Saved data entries
-- Opening Marker --
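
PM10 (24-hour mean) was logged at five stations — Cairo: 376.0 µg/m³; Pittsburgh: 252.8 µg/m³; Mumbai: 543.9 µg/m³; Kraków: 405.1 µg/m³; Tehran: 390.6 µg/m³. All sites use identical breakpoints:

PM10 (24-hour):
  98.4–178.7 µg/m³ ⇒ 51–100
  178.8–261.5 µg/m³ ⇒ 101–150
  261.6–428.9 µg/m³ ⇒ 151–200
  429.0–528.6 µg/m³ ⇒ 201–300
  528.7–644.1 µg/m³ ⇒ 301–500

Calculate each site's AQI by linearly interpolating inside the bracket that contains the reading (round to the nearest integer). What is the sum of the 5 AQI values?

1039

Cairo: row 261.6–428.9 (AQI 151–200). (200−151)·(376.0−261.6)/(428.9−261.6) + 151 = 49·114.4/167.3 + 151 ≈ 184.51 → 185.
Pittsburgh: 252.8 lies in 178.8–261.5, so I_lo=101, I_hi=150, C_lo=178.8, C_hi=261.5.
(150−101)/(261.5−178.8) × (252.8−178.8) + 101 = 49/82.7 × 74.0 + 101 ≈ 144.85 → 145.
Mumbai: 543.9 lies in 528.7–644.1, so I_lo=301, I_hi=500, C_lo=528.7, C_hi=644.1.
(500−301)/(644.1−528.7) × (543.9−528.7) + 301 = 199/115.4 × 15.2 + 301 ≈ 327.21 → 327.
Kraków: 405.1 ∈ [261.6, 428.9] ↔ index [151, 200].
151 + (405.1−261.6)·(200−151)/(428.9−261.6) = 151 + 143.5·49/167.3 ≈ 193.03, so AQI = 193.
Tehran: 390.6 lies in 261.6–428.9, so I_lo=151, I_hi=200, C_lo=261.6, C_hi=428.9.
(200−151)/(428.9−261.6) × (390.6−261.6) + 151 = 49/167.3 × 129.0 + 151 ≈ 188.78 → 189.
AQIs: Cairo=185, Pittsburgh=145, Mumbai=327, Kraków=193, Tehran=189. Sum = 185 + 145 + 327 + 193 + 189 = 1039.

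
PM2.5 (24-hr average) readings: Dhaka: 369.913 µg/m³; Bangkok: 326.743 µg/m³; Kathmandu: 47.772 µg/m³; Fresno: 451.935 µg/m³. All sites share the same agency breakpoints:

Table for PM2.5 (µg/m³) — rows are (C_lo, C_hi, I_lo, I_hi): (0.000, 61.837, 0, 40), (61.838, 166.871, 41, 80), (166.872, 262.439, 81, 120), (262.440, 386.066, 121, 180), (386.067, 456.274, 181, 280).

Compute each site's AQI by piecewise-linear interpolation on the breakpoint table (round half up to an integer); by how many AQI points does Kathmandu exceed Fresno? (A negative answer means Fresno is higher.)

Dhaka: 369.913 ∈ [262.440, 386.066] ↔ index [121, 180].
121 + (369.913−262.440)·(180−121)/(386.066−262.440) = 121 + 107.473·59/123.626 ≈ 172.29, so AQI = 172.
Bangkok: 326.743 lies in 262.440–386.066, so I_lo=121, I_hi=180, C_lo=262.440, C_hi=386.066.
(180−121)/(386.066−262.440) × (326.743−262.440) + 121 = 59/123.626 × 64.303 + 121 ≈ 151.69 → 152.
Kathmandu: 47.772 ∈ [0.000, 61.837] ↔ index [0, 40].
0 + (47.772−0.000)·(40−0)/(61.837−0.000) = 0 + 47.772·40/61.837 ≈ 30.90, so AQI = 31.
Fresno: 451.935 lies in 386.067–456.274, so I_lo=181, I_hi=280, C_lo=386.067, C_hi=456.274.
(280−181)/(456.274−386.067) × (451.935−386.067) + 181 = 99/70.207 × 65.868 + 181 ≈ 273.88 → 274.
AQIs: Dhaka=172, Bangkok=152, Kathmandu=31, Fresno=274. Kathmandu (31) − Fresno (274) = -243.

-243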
-- Closing Marker --
EXERCISE PROMPT -
Please go through the entries and show every line with the word "breakpoints".

WRITTEN RESPONSE -
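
PM10 (24-hour mean) was logged at five stations — Cairo: 376.0 µg/m³; Pittsburgh: 252.8 µg/m³; Mumbai: 543.9 µg/m³; Kraków: 405.1 µg/m³; Tehran: 390.6 µg/m³. All sites use identical breakpoints:
PM2.5 (24-hr average) readings: Dhaka: 369.913 µg/m³; Bangkok: 326.743 µg/m³; Kathmandu: 47.772 µg/m³; Fresno: 451.935 µg/m³. All sites share the same agency breakpoints: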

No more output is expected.